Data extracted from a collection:
★ ★ ★
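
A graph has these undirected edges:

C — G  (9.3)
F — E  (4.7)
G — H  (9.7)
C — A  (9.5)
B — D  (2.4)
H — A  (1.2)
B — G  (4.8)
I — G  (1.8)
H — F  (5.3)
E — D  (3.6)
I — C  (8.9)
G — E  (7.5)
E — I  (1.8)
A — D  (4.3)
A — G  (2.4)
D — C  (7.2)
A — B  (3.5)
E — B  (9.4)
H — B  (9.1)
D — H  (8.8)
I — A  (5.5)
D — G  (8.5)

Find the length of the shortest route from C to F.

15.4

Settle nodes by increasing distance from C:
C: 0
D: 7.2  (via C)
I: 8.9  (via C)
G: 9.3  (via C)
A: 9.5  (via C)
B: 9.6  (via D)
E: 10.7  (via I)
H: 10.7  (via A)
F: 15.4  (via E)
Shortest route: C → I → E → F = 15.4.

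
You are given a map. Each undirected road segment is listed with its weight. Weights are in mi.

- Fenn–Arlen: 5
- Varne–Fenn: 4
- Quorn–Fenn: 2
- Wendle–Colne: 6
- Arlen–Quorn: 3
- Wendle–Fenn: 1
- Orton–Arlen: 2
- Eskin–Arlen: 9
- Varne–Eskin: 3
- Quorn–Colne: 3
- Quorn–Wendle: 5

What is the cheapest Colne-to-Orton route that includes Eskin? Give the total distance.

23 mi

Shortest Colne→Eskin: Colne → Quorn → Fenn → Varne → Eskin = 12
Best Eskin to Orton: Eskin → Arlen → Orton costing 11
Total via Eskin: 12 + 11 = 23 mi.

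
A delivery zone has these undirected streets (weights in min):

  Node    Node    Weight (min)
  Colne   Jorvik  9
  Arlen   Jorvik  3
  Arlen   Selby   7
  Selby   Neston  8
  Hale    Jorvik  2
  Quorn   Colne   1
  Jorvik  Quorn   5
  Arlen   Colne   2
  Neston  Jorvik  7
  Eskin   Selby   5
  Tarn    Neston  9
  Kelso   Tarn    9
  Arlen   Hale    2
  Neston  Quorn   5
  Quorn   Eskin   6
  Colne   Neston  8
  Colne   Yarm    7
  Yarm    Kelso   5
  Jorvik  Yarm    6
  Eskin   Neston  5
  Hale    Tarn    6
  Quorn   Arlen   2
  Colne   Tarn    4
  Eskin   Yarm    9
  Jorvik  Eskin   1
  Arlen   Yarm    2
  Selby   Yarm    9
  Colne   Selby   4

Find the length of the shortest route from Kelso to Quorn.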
★ ★ ★
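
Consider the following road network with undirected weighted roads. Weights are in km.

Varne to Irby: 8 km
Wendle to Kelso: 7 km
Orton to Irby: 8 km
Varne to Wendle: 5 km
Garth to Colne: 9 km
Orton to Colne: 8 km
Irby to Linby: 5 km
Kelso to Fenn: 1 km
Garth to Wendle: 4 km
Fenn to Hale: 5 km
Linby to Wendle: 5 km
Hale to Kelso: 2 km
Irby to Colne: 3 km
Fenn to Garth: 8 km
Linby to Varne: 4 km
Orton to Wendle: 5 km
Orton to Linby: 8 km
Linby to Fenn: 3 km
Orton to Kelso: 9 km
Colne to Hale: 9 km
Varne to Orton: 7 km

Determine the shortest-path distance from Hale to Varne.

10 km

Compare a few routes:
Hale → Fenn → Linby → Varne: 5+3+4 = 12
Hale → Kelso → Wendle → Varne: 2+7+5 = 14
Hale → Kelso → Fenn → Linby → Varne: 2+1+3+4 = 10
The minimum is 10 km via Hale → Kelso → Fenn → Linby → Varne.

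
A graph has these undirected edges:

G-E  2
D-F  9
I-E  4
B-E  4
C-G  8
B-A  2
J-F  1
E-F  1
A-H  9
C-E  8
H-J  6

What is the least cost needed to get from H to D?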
★ ★ ★
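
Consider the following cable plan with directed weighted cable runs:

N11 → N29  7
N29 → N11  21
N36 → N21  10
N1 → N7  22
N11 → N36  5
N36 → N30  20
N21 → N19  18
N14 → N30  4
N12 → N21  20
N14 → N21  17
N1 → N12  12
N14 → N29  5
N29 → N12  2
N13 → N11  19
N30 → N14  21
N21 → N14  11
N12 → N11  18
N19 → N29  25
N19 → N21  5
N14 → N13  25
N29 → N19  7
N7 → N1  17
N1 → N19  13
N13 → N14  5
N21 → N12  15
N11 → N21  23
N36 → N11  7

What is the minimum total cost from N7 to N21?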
★ ★ ★
**Exercise description:** Go through the entries and copy every line with "road".

**Problem solution:**
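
You are given a map. Each undirected road segment is listed with its weight. Weights are in mi.
Consider the following road network with undirected weighted roads. Weights are in km.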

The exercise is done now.